WHAT TO DO
Return every record exactly as written.

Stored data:
· · · · ·

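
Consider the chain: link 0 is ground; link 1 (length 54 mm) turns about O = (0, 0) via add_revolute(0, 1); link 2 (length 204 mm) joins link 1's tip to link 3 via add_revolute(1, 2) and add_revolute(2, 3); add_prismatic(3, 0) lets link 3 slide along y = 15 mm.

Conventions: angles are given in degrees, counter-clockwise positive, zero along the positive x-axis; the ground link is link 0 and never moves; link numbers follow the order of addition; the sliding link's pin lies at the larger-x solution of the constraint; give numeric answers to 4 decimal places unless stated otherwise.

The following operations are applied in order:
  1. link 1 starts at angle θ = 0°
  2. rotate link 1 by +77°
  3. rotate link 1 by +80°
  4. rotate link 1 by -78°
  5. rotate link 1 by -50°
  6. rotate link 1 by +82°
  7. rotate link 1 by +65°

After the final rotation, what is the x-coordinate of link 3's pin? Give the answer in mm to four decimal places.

geometry: r = 54 mm, L = 204 mm, e = 15 mm; θ starts at 0°
rotate link 1 by +77°: θ ← 0° +77° = 77°
rotate link 1 by +80°: θ ← 77° +80° = 157°
rotate link 1 by -78°: θ ← 157° -78° = 79°
rotate link 1 by -50°: θ ← 79° -50° = 29°
rotate link 1 by +82°: θ ← 29° +82° = 111°
rotate link 1 by +65°: θ ← 111° +65° = 176°
crank pin P = (r cos θ, r sin θ) = (-53.868459, 3.766850)
h = r sin θ − e = 3.766850 − 15 = -11.233150
x = r cos θ + √(L² − h²) = -53.868459 + 203.690492 = 149.822033

149.8220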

· · · · ·

SOLUTION FOR THIS PROBLEM
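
Consider the chain: link 0 is ground; link 1 (length 54 mm) turns about O = (0, 0) via add_revolute(0, 1); link 2 (length 204 mm) joins link 1's tip to link 3 via add_revolute(1, 2) and add_revolute(2, 3); add_prismatic(3, 0) lets link 3 slide along y = 15 mm.

Conventions: angles are given in degrees, counter-clockwise positive, zero along the positive x-axis; the ground link is link 0 and never moves; link numbers follow the order of addition; the sliding link's pin lies at the larger-x solution of the constraint; give numeric answers to 4 decimal places unless stated otherwise.

The following operations are applied in order:
  1. link 1 starts at angle θ = 0°
  2. rotate link 1 by +77°
  3. rotate link 1 by +80°
  4. rotate link 1 by -78°
  5. rotate link 1 by -50°
  6. rotate link 1 by +82°
  7. rotate link 1 by +65°

After the final rotation, what is the x-coordinate of link 3's pin? Give the answer in mm to four decimal places.

geometry: r = 54 mm, L = 204 mm, e = 15 mm; θ starts at 0°
rotate link 1 by +77°: θ ← 0° +77° = 77°
rotate link 1 by +80°: θ ← 77° +80° = 157°
rotate link 1 by -78°: θ ← 157° -78° = 79°
rotate link 1 by -50°: θ ← 79° -50° = 29°
rotate link 1 by +82°: θ ← 29° +82° = 111°
rotate link 1 by +65°: θ ← 111° +65° = 176°
crank pin P = (r cos θ, r sin θ) = (-53.868459, 3.766850)
h = r sin θ − e = 3.766850 − 15 = -11.233150
x = r cos θ + √(L² − h²) = -53.868459 + 203.690492 = 149.822033

149.8220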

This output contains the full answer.